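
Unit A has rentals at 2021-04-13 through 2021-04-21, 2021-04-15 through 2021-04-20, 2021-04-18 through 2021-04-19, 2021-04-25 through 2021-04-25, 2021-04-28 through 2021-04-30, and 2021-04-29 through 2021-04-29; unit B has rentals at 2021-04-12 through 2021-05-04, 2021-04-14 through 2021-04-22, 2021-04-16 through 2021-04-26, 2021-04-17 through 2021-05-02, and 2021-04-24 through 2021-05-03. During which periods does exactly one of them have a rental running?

A, merged: 2021-04-13 through 2021-04-21, 2021-04-25 through 2021-04-25, 2021-04-28 through 2021-04-30.
B, merged: 2021-04-12 through 2021-05-04.
A but not B: none.
B but not A: 2021-04-12 through 2021-04-12, 2021-04-22 through 2021-04-24, 2021-04-26 through 2021-04-27, 2021-05-01 through 2021-05-04.
Combining gives A △ B.

2021-04-12 through 2021-04-12, 2021-04-22 through 2021-04-24, 2021-04-26 through 2021-04-27, 2021-05-01 through 2021-05-04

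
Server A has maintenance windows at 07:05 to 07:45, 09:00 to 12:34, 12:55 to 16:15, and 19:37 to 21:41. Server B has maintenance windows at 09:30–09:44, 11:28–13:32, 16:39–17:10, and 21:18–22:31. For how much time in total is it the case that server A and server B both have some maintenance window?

2 h 20 min

A ∩ B = 09:30–09:44, 11:28–12:34, 12:55–13:32, 21:18–21:41.
Total: 14 min + 1 h 6 min + 37 min + 23 min = 2 h 20 min.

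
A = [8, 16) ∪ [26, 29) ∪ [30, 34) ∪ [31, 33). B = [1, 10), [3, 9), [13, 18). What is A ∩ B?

First set merges to [8, 16), [26, 29), [30, 34).
Second set merges to [1, 10), [13, 18).
[8, 16) overlaps B on [8, 10), [13, 16).
[26, 29) falls entirely outside B.
[30, 34) falls entirely outside B.

[8, 10) ∪ [13, 16)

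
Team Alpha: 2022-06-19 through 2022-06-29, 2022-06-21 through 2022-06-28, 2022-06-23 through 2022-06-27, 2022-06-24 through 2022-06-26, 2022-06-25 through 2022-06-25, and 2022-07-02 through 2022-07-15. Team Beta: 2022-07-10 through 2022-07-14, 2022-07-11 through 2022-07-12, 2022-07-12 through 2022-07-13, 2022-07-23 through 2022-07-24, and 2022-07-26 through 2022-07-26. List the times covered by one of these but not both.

2022-06-19 through 2022-06-29, 2022-07-02 through 2022-07-09, 2022-07-15 through 2022-07-15, 2022-07-23 through 2022-07-24, 2022-07-26 through 2022-07-26

A, merged: 2022-06-19 through 2022-06-29, 2022-07-02 through 2022-07-15.
B, merged: 2022-07-10 through 2022-07-14, 2022-07-23 through 2022-07-24, 2022-07-26 through 2022-07-26.
A but not B: 2022-06-19 through 2022-06-29, 2022-07-02 through 2022-07-09, 2022-07-15 through 2022-07-15.
B but not A: 2022-07-23 through 2022-07-24, 2022-07-26 through 2022-07-26.
Combining gives A △ B.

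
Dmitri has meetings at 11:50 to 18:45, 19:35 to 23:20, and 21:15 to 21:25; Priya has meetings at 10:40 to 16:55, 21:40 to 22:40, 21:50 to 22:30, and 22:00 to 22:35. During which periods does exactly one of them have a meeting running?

First set merges to 11:50-18:45, 19:35-23:20.
Second set merges to 10:40-16:55, 21:40-22:40.
A but not B: 16:55-18:45, 19:35-21:40, 22:40-23:20.
B but not A: 10:40-11:50.
Combining gives A △ B.

10:40-11:50, 16:55-18:45, 19:35-21:40, 22:40-23:20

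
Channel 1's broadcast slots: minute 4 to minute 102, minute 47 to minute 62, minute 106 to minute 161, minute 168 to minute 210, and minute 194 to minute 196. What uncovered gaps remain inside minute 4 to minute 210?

The merged coverage is minute 4 to minute 102, minute 106 to minute 161, minute 168 to minute 210.
Gaps within minute 4 to minute 210: minute 102 to minute 106, minute 161 to minute 168.

minute 102 to minute 106, minute 161 to minute 168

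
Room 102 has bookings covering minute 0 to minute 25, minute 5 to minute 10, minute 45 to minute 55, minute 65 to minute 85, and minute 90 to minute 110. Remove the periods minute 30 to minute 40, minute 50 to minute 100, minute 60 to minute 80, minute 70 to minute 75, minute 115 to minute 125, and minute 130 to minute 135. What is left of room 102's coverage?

First set merges to minute 0 to minute 25, minute 45 to minute 55, minute 65 to minute 85, minute 90 to minute 110.
Second set merges to minute 30 to minute 40, minute 50 to minute 100, minute 115 to minute 125, minute 130 to minute 135.
minute 0 to minute 25 is untouched.
minute 45 to minute 55 with B removed leaves minute 45 to minute 50.
minute 65 to minute 85 lies entirely inside B → drops out.
minute 90 to minute 110 with B removed leaves minute 100 to minute 110.

minute 0 to minute 25, minute 45 to minute 50, minute 100 to minute 110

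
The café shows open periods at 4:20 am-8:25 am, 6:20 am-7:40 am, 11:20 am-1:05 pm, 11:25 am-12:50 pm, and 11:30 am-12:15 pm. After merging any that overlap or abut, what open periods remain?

6:20 am-7:40 am overlaps/touches 4:20 am-8:25 am → extend to 4:20 am-8:25 am.
11:20 am-1:05 pm is disjoint → start new block.
11:25 am-12:50 pm overlaps/touches 11:20 am-1:05 pm → extend to 11:20 am-1:05 pm.
11:30 am-12:15 pm overlaps/touches 11:20 am-1:05 pm → extend to 11:20 am-1:05 pm.

4:20 am-8:25 am, 11:20 am-1:05 pm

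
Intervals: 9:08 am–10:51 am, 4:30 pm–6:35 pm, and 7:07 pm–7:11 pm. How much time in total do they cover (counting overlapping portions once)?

Merged: 9:08 am–10:51 am, 4:30 pm–6:35 pm, 7:07 pm–7:11 pm.
Lengths: 1 h 43 min + 2 h 5 min + 4 min = 3 h 52 min.

3 h 52 min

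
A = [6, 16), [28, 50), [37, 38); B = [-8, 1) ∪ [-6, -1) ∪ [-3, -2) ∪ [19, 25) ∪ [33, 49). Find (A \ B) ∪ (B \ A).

[-8, 1) ∪ [6, 16) ∪ [19, 25) ∪ [28, 33) ∪ [49, 50)

Merge the first list: [6, 16), [28, 50).
Merge the second list: [-8, 1), [19, 25), [33, 49).
Only in the first: [6, 16), [28, 33), [49, 50).
Only in the second: [-8, 1), [19, 25).
Together these are the periods covered by exactly one.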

-*-*-

What to do
The full material above needs to be returned unaltered.

Answer area
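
Unit A has rentals at 2021-04-13 through 2021-04-21, 2021-04-15 through 2021-04-20, 2021-04-18 through 2021-04-19, 2021-04-25 through 2021-04-25, 2021-04-28 through 2021-04-30, and 2021-04-29 through 2021-04-29; unit B has rentals at 2021-04-12 through 2021-05-04, 2021-04-14 through 2021-04-22, 2021-04-16 through 2021-04-26, 2021-04-17 through 2021-05-02, and 2021-04-24 through 2021-05-03. During which periods does exactly one of them have a rental running?

A, merged: 2021-04-13 through 2021-04-21, 2021-04-25 through 2021-04-25, 2021-04-28 through 2021-04-30.
B, merged: 2021-04-12 through 2021-05-04.
A but not B: none.
B but not A: 2021-04-12 through 2021-04-12, 2021-04-22 through 2021-04-24, 2021-04-26 through 2021-04-27, 2021-05-01 through 2021-05-04.
Combining gives A △ B.

2021-04-12 through 2021-04-12, 2021-04-22 through 2021-04-24, 2021-04-26 through 2021-04-27, 2021-05-01 through 2021-05-04

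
Server A has maintenance windows at 07:05 to 07:45, 09:00 to 12:34, 12:55 to 16:15, and 19:37 to 21:41. Server B has maintenance windows at 09:30–09:44, 11:28–13:32, 16:39–17:10, and 21:18–22:31. For how much time in total is it the case that server A and server B both have some maintenance window?

2 h 20 min

A ∩ B = 09:30–09:44, 11:28–12:34, 12:55–13:32, 21:18–21:41.
Total: 14 min + 1 h 6 min + 37 min + 23 min = 2 h 20 min.

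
A = [8, 16) ∪ [26, 29) ∪ [30, 34) ∪ [31, 33). B = [1, 10), [3, 9), [13, 18). What is A ∩ B?

First set merges to [8, 16), [26, 29), [30, 34).
Second set merges to [1, 10), [13, 18).
[8, 16) overlaps B on [8, 10), [13, 16).
[26, 29) falls entirely outside B.
[30, 34) falls entirely outside B.

[8, 10) ∪ [13, 16)

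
Team Alpha: 2022-06-19 through 2022-06-29, 2022-06-21 through 2022-06-28, 2022-06-23 through 2022-06-27, 2022-06-24 through 2022-06-26, 2022-06-25 through 2022-06-25, and 2022-07-02 through 2022-07-15. Team Beta: 2022-07-10 through 2022-07-14, 2022-07-11 through 2022-07-12, 2022-07-12 through 2022-07-13, 2022-07-23 through 2022-07-24, and 2022-07-26 through 2022-07-26. List the times covered by one of these but not both.

2022-06-19 through 2022-06-29, 2022-07-02 through 2022-07-09, 2022-07-15 through 2022-07-15, 2022-07-23 through 2022-07-24, 2022-07-26 through 2022-07-26

A, merged: 2022-06-19 through 2022-06-29, 2022-07-02 through 2022-07-15.
B, merged: 2022-07-10 through 2022-07-14, 2022-07-23 through 2022-07-24, 2022-07-26 through 2022-07-26.
A but not B: 2022-06-19 through 2022-06-29, 2022-07-02 through 2022-07-09, 2022-07-15 through 2022-07-15.
B but not A: 2022-07-23 through 2022-07-24, 2022-07-26 through 2022-07-26.
Combining gives A △ B.

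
Dmitri has meetings at 11:50 to 18:45, 19:35 to 23:20, and 21:15 to 21:25; Priya has meetings at 10:40 to 16:55, 21:40 to 22:40, 21:50 to 22:30, and 22:00 to 22:35. During which periods does exactly one of them have a meeting running?

First set merges to 11:50-18:45, 19:35-23:20.
Second set merges to 10:40-16:55, 21:40-22:40.
A but not B: 16:55-18:45, 19:35-21:40, 22:40-23:20.
B but not A: 10:40-11:50.
Combining gives A △ B.

10:40-11:50, 16:55-18:45, 19:35-21:40, 22:40-23:20

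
Channel 1's broadcast slots: minute 4 to minute 102, minute 47 to minute 62, minute 106 to minute 161, minute 168 to minute 210, and minute 194 to minute 196. What uncovered gaps remain inside minute 4 to minute 210?

The merged coverage is minute 4 to minute 102, minute 106 to minute 161, minute 168 to minute 210.
Gaps within minute 4 to minute 210: minute 102 to minute 106, minute 161 to minute 168.

minute 102 to minute 106, minute 161 to minute 168

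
Room 102 has bookings covering minute 0 to minute 25, minute 5 to minute 10, minute 45 to minute 55, minute 65 to minute 85, and minute 90 to minute 110. Remove the periods minute 30 to minute 40, minute 50 to minute 100, minute 60 to minute 80, minute 70 to minute 75, minute 115 to minute 125, and minute 130 to minute 135. What is left of room 102's coverage?

First set merges to minute 0 to minute 25, minute 45 to minute 55, minute 65 to minute 85, minute 90 to minute 110.
Second set merges to minute 30 to minute 40, minute 50 to minute 100, minute 115 to minute 125, minute 130 to minute 135.
minute 0 to minute 25 is untouched.
minute 45 to minute 55 with B removed leaves minute 45 to minute 50.
minute 65 to minute 85 lies entirely inside B → drops out.
minute 90 to minute 110 with B removed leaves minute 100 to minute 110.

minute 0 to minute 25, minute 45 to minute 50, minute 100 to minute 110

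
The café shows open periods at 4:20 am-8:25 am, 6:20 am-7:40 am, 11:20 am-1:05 pm, 11:25 am-12:50 pm, and 11:30 am-12:15 pm. After merging any that overlap or abut, what open periods remain?

6:20 am-7:40 am overlaps/touches 4:20 am-8:25 am → extend to 4:20 am-8:25 am.
11:20 am-1:05 pm is disjoint → start new block.
11:25 am-12:50 pm overlaps/touches 11:20 am-1:05 pm → extend to 11:20 am-1:05 pm.
11:30 am-12:15 pm overlaps/touches 11:20 am-1:05 pm → extend to 11:20 am-1:05 pm.

4:20 am-8:25 am, 11:20 am-1:05 pm

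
Intervals: 9:08 am–10:51 am, 4:30 pm–6:35 pm, and 7:07 pm–7:11 pm. How much time in total do they cover (counting overlapping portions once)?

Merged: 9:08 am–10:51 am, 4:30 pm–6:35 pm, 7:07 pm–7:11 pm.
Lengths: 1 h 43 min + 2 h 5 min + 4 min = 3 h 52 min.

3 h 52 min

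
A = [6, 16), [28, 50), [37, 38); B = [-8, 1) ∪ [-6, -1) ∪ [-3, -2) ∪ [19, 25) ∪ [33, 49). Find (A \ B) ∪ (B \ A).

[-8, 1) ∪ [6, 16) ∪ [19, 25) ∪ [28, 33) ∪ [49, 50)

Merge the first list: [6, 16), [28, 50).
Merge the second list: [-8, 1), [19, 25), [33, 49).
Only in the first: [6, 16), [28, 33), [49, 50).
Only in the second: [-8, 1), [19, 25).
Together these are the periods covered by exactly one.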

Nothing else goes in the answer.